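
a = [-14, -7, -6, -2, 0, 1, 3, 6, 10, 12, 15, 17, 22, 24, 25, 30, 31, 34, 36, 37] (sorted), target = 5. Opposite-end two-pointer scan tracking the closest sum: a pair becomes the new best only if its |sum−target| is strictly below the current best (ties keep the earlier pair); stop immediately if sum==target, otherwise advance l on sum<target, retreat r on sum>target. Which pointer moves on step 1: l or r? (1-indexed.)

[1,20] -14+37=23 d=18 * → r--

r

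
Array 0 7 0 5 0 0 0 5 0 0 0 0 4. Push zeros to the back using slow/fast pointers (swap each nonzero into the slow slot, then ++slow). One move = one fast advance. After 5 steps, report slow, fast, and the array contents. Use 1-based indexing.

slow=3, fast=6, a=[7, 5, 0, 0, 0, 0, 0, 5, 0, 0, 0, 0, 4]

(s=1,f=1) a[fast]=0 → fast++
(s=1,f=2) a[fast]=7≠0 swap→a[1]=7 → slow++,fast++
(s=2,f=3) a[fast]=0 → fast++
(s=2,f=4) a[fast]=5≠0 swap→a[2]=5 → slow++,fast++
(s=3,f=5) a[fast]=0 → fast++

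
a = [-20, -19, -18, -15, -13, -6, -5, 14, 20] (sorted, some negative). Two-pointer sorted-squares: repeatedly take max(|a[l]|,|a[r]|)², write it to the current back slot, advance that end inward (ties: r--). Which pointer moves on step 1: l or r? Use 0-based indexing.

l=0 r=8: |-20|<=|20| out[8]=400, r--

r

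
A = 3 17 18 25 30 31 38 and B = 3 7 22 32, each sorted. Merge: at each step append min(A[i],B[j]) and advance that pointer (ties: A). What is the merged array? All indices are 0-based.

[i=0,j=0] A[i]=3<=B[j]=3 take 3 → i++
[i=1,j=0] A[i]=17>B[j]=3 take 3 → j++
[i=1,j=1] A[i]=17>B[j]=7 take 7 → j++
[i=1,j=2] A[i]=17<=B[j]=22 take 17 → i++
[i=2,j=2] A[i]=18<=B[j]=22 take 18 → i++
[i=3,j=2] A[i]=25>B[j]=22 take 22 → j++
[i=3,j=3] A[i]=25<=B[j]=32 take 25 → i++
[i=4,j=3] A[i]=30<=B[j]=32 take 30 → i++
[i=5,j=3] A[i]=31<=B[j]=32 take 31 → i++
[i=6,j=3] A[i]=38>B[j]=32 take 32 → j++
[i=6,j=4] B done, take A[i]=38 → i++

[3, 3, 7, 17, 18, 22, 25, 30, 31, 32, 38]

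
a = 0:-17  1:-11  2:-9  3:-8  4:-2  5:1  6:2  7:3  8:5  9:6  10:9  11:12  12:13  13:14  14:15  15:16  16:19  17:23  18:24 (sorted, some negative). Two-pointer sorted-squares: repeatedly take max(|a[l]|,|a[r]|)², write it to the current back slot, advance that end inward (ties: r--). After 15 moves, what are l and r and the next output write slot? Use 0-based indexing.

l=4, r=7, next write slot=3

[0,18] |-17|<=|24| out[18]=576 → r--
[0,17] |-17|<=|23| out[17]=529 → r--
[0,16] |-17|<=|19| out[16]=361 → r--
[0,15] |-17|>|16| out[15]=289 → l++
[1,15] |-11|<=|16| out[14]=256 → r--
[1,14] |-11|<=|15| out[13]=225 → r--
[1,13] |-11|<=|14| out[12]=196 → r--
[1,12] |-11|<=|13| out[11]=169 → r--
[1,11] |-11|<=|12| out[10]=144 → r--
[1,10] |-11|>|9| out[9]=121 → l++
[2,10] |-9|<=|9| out[8]=81 → r--
[2,9] |-9|>|6| out[7]=81 → l++
[3,9] |-8|>|6| out[6]=64 → l++
[4,9] |-2|<=|6| out[5]=36 → r--
[4,8] |-2|<=|5| out[4]=25 → r--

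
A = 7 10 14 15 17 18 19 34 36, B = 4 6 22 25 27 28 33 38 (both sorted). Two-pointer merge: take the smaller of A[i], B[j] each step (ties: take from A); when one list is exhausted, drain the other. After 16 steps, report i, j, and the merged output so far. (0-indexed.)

i=9, j=7, merged so far=[4, 6, 7, 10, 14, 15, 17, 18, 19, 22, 25, 27, 28, 33, 34, 36]

i=0 j=0: A[i]=7>B[j]=4 take 4, j++
i=0 j=1: A[i]=7>B[j]=6 take 6, j++
i=0 j=2: A[i]=7<=B[j]=22 take 7, i++
i=1 j=2: A[i]=10<=B[j]=22 take 10, i++
i=2 j=2: A[i]=14<=B[j]=22 take 14, i++
i=3 j=2: A[i]=15<=B[j]=22 take 15, i++
i=4 j=2: A[i]=17<=B[j]=22 take 17, i++
i=5 j=2: A[i]=18<=B[j]=22 take 18, i++
i=6 j=2: A[i]=19<=B[j]=22 take 19, i++
i=7 j=2: A[i]=34>B[j]=22 take 22, j++
i=7 j=3: A[i]=34>B[j]=25 take 25, j++
i=7 j=4: A[i]=34>B[j]=27 take 27, j++
i=7 j=5: A[i]=34>B[j]=28 take 28, j++
i=7 j=6: A[i]=34>B[j]=33 take 33, j++
i=7 j=7: A[i]=34<=B[j]=38 take 34, i++
i=8 j=7: A[i]=36<=B[j]=38 take 36, i++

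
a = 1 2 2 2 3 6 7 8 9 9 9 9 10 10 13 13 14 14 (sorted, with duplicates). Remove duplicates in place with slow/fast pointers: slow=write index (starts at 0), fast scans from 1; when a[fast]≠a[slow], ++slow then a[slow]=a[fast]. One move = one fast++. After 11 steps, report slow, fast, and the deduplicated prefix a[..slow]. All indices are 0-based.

(s=0,f=1) a[fast]=2≠a[slow]=1 write a[1]=2 → slow++,fast++
(s=1,f=2) a[fast]=2=a[slow] dup → fast++
(s=1,f=3) a[fast]=2=a[slow] dup → fast++
(s=1,f=4) a[fast]=3≠a[slow]=2 write a[2]=3 → slow++,fast++
(s=2,f=5) a[fast]=6≠a[slow]=3 write a[3]=6 → slow++,fast++
(s=3,f=6) a[fast]=7≠a[slow]=6 write a[4]=7 → slow++,fast++
(s=4,f=7) a[fast]=8≠a[slow]=7 write a[5]=8 → slow++,fast++
(s=5,f=8) a[fast]=9≠a[slow]=8 write a[6]=9 → slow++,fast++
(s=6,f=9) a[fast]=9=a[slow] dup → fast++
(s=6,f=10) a[fast]=9=a[slow] dup → fast++
(s=6,f=11) a[fast]=9=a[slow] dup → fast++

slow=6, fast=12, prefix=[1, 2, 3, 6, 7, 8, 9]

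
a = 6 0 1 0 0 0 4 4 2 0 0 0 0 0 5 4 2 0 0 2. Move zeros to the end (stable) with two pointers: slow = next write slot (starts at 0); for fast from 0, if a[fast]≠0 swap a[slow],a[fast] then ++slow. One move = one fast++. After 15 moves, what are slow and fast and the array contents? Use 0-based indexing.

(s=0,f=0) a[fast]=6≠0 swap→a[0]=6 → slow++,fast++
(s=1,f=1) a[fast]=0 → fast++
(s=1,f=2) a[fast]=1≠0 swap→a[1]=1 → slow++,fast++
(s=2,f=3) a[fast]=0 → fast++
(s=2,f=4) a[fast]=0 → fast++
(s=2,f=5) a[fast]=0 → fast++
(s=2,f=6) a[fast]=4≠0 swap→a[2]=4 → slow++,fast++
(s=3,f=7) a[fast]=4≠0 swap→a[3]=4 → slow++,fast++
(s=4,f=8) a[fast]=2≠0 swap→a[4]=2 → slow++,fast++
(s=5,f=9) a[fast]=0 → fast++
(s=5,f=10) a[fast]=0 → fast++
(s=5,f=11) a[fast]=0 → fast++
(s=5,f=12) a[fast]=0 → fast++
(s=5,f=13) a[fast]=0 → fast++
(s=5,f=14) a[fast]=5≠0 swap→a[5]=5 → slow++,fast++

slow=6, fast=15, a=[6, 1, 4, 4, 2, 5, 0, 0, 0, 0, 0, 0, 0, 0, 0, 4, 2, 0, 0, 2]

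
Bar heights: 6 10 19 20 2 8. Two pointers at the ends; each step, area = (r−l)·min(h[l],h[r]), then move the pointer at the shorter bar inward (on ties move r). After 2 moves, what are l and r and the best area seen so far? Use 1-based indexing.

l=2, r=5, best area=32

l=1 r=6: min(6,8)*5=30 best=30 *, l++
l=2 r=6: min(10,8)*4=32 best=32 *, r--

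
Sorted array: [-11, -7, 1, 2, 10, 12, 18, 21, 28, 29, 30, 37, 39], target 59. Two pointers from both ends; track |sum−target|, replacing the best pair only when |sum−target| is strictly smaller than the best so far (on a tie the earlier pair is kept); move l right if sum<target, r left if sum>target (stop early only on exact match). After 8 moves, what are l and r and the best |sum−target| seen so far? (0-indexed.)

l=0 r=12: -11+39=28 d=31 *, l++
l=1 r=12: -7+39=32 d=27 *, l++
l=2 r=12: 1+39=40 d=19 *, l++
l=3 r=12: 2+39=41 d=18 *, l++
l=4 r=12: 10+39=49 d=10 *, l++
l=5 r=12: 12+39=51 d=8 *, l++
l=6 r=12: 18+39=57 d=2 *, l++
l=7 r=12: 21+39=60 d=1 *, r--

l=7, r=11, best |Δ|=1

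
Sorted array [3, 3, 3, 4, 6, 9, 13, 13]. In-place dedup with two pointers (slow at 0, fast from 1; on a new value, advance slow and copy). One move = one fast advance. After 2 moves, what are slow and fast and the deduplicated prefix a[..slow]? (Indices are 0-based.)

slow=0, fast=3, prefix=[3]

(s=0,f=1) a[fast]=3=a[slow] dup → fast++
(s=0,f=2) a[fast]=3=a[slow] dup → fast++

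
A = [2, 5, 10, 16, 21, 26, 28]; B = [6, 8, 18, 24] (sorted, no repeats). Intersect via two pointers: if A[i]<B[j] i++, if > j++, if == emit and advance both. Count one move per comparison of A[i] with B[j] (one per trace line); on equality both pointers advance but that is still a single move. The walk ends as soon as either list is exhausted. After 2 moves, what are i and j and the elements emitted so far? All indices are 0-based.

i=2, j=0, emitted=[]

[i=0,j=0] 2<6 → i++
[i=1,j=0] 5<6 → i++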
____
Would you please repeat the lines from the one with "A = [2, 5, 10, 16, 21, 26, 28];" through the last line of the listing above, exactly and with nothing else?

Solved exercise:
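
A = [2, 5, 10, 16, 21, 26, 28]; B = [6, 8, 18, 24] (sorted, no repeats). Intersect via two pointers: if A[i]<B[j] i++, if > j++, if == emit and advance both. Count one move per comparison of A[i] with B[j] (one per trace line); on equality both pointers advance but that is still a single move. The walk ends as soon as either list is exhausted. After 2 moves, what are i and j and the elements emitted so far? All indices are 0-based.

i=2, j=0, emitted=[]

[i=0,j=0] 2<6 → i++
[i=1,j=0] 5<6 → i++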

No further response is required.